• [Work to complete]: The records below must be copied out completely and exactly.

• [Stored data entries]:
===

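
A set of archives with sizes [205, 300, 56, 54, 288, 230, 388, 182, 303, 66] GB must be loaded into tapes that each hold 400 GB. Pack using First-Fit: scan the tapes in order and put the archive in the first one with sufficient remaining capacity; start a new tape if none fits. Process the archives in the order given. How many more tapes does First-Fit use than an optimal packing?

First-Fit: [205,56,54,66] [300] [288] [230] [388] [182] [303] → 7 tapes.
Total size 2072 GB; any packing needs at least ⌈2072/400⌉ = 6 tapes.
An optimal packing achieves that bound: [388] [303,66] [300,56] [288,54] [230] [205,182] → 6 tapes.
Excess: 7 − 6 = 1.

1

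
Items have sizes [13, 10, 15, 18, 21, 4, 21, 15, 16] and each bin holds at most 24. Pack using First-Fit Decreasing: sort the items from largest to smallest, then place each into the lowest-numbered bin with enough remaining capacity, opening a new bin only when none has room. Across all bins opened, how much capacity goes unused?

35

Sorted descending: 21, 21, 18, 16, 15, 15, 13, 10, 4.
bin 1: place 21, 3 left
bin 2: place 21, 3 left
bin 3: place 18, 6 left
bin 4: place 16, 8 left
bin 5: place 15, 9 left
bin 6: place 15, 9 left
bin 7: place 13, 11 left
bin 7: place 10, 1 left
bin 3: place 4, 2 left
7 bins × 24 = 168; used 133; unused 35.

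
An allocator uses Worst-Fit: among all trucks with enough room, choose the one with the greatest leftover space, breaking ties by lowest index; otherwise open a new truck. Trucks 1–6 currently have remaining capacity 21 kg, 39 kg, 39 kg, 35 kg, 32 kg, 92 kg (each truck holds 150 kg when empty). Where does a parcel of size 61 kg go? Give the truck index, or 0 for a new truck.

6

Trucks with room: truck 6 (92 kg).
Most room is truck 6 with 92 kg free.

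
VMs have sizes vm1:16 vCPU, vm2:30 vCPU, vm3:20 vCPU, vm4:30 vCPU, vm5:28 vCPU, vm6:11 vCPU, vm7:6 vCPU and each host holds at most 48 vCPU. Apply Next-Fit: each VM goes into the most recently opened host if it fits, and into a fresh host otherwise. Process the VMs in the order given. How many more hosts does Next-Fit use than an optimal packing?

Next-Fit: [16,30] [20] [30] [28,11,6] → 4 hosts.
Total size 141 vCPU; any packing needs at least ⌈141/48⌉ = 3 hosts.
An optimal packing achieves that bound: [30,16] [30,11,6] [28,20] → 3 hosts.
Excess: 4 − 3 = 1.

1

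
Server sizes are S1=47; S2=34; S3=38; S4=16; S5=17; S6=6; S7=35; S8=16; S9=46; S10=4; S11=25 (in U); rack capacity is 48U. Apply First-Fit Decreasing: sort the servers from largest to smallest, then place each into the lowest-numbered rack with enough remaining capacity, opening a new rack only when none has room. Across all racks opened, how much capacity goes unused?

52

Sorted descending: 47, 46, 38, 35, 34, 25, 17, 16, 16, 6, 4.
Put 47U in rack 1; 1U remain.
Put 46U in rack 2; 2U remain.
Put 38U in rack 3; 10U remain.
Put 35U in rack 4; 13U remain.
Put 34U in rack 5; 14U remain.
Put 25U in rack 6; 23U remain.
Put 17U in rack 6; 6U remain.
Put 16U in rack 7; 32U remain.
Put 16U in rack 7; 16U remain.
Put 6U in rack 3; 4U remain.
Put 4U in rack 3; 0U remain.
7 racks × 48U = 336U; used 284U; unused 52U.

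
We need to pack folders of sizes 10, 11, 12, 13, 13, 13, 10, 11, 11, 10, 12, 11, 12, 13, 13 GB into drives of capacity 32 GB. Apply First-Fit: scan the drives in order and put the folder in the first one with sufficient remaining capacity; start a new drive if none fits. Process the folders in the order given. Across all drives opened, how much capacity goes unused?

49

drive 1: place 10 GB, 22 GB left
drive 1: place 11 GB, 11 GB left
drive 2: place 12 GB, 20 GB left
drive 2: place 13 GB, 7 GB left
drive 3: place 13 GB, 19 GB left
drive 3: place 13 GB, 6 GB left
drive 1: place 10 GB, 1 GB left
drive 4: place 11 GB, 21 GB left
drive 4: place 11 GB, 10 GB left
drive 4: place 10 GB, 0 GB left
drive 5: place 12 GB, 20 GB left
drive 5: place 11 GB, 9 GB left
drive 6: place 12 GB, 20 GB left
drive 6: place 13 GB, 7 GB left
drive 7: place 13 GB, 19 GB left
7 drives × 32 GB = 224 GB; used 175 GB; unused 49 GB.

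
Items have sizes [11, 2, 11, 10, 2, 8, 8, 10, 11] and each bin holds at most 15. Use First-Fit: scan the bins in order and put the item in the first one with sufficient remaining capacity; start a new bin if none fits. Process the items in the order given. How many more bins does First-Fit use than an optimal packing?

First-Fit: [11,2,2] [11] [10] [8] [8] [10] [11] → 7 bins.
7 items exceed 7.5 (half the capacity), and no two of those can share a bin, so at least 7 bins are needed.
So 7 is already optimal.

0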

===

• [Solution to the exercise]:
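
A set of archives with sizes [205, 300, 56, 54, 288, 230, 388, 182, 303, 66] GB must be loaded into tapes that each hold 400 GB. Pack using First-Fit: scan the tapes in order and put the archive in the first one with sufficient remaining capacity; start a new tape if none fits. Process the archives in the order given. How many more tapes does First-Fit use than an optimal packing?

First-Fit: [205,56,54,66] [300] [288] [230] [388] [182] [303] → 7 tapes.
Total size 2072 GB; any packing needs at least ⌈2072/400⌉ = 6 tapes.
An optimal packing achieves that bound: [388] [303,66] [300,56] [288,54] [230] [205,182] → 6 tapes.
Excess: 7 − 6 = 1.

1

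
Items have sizes [13, 10, 15, 18, 21, 4, 21, 15, 16] and each bin holds at most 24. Pack using First-Fit Decreasing: sort the items from largest to smallest, then place each into the lowest-numbered bin with enough remaining capacity, opening a new bin only when none has room. Across all bins opened, how much capacity goes unused?

35

Sorted descending: 21, 21, 18, 16, 15, 15, 13, 10, 4.
bin 1: place 21, 3 left
bin 2: place 21, 3 left
bin 3: place 18, 6 left
bin 4: place 16, 8 left
bin 5: place 15, 9 left
bin 6: place 15, 9 left
bin 7: place 13, 11 left
bin 7: place 10, 1 left
bin 3: place 4, 2 left
7 bins × 24 = 168; used 133; unused 35.

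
An allocator uses Worst-Fit: among all trucks with enough room, choose the one with the greatest leftover space, breaking ties by lowest index; otherwise open a new truck. Trucks 1–6 currently have remaining capacity 21 kg, 39 kg, 39 kg, 35 kg, 32 kg, 92 kg (each truck holds 150 kg when empty). Where does a parcel of size 61 kg go? Give the truck index, or 0 for a new truck.

6

Trucks with room: truck 6 (92 kg).
Most room is truck 6 with 92 kg free.

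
VMs have sizes vm1:16 vCPU, vm2:30 vCPU, vm3:20 vCPU, vm4:30 vCPU, vm5:28 vCPU, vm6:11 vCPU, vm7:6 vCPU and each host holds at most 48 vCPU. Apply Next-Fit: each VM goes into the most recently opened host if it fits, and into a fresh host otherwise. Process the VMs in the order given. How many more hosts does Next-Fit use than an optimal packing?

Next-Fit: [16,30] [20] [30] [28,11,6] → 4 hosts.
Total size 141 vCPU; any packing needs at least ⌈141/48⌉ = 3 hosts.
An optimal packing achieves that bound: [30,16] [30,11,6] [28,20] → 3 hosts.
Excess: 4 − 3 = 1.

1

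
Server sizes are S1=47; S2=34; S3=38; S4=16; S5=17; S6=6; S7=35; S8=16; S9=46; S10=4; S11=25 (in U); rack capacity is 48U. Apply First-Fit Decreasing: sort the servers from largest to smallest, then place each into the lowest-numbered rack with enough remaining capacity, opening a new rack only when none has room. Across all racks opened, how much capacity goes unused?

52

Sorted descending: 47, 46, 38, 35, 34, 25, 17, 16, 16, 6, 4.
Put 47U in rack 1; 1U remain.
Put 46U in rack 2; 2U remain.
Put 38U in rack 3; 10U remain.
Put 35U in rack 4; 13U remain.
Put 34U in rack 5; 14U remain.
Put 25U in rack 6; 23U remain.
Put 17U in rack 6; 6U remain.
Put 16U in rack 7; 32U remain.
Put 16U in rack 7; 16U remain.
Put 6U in rack 3; 4U remain.
Put 4U in rack 3; 0U remain.
7 racks × 48U = 336U; used 284U; unused 52U.

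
We need to pack folders of sizes 10, 11, 12, 13, 13, 13, 10, 11, 11, 10, 12, 11, 12, 13, 13 GB into drives of capacity 32 GB. Apply First-Fit: scan the drives in order and put the folder in the first one with sufficient remaining capacity; start a new drive if none fits. Process the folders in the order given. Across all drives opened, how much capacity goes unused?

49

drive 1: place 10 GB, 22 GB left
drive 1: place 11 GB, 11 GB left
drive 2: place 12 GB, 20 GB left
drive 2: place 13 GB, 7 GB left
drive 3: place 13 GB, 19 GB left
drive 3: place 13 GB, 6 GB left
drive 1: place 10 GB, 1 GB left
drive 4: place 11 GB, 21 GB left
drive 4: place 11 GB, 10 GB left
drive 4: place 10 GB, 0 GB left
drive 5: place 12 GB, 20 GB left
drive 5: place 11 GB, 9 GB left
drive 6: place 12 GB, 20 GB left
drive 6: place 13 GB, 7 GB left
drive 7: place 13 GB, 19 GB left
7 drives × 32 GB = 224 GB; used 175 GB; unused 49 GB.

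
Items have sizes [11, 2, 11, 10, 2, 8, 8, 10, 11] and each bin holds at most 15. Use First-Fit: scan the bins in order and put the item in the first one with sufficient remaining capacity; start a new bin if none fits. Process the items in the order given. How many more bins does First-Fit use than an optimal packing?

First-Fit: [11,2,2] [11] [10] [8] [8] [10] [11] → 7 bins.
7 items exceed 7.5 (half the capacity), and no two of those can share a bin, so at least 7 bins are needed.
So 7 is already optimal.

0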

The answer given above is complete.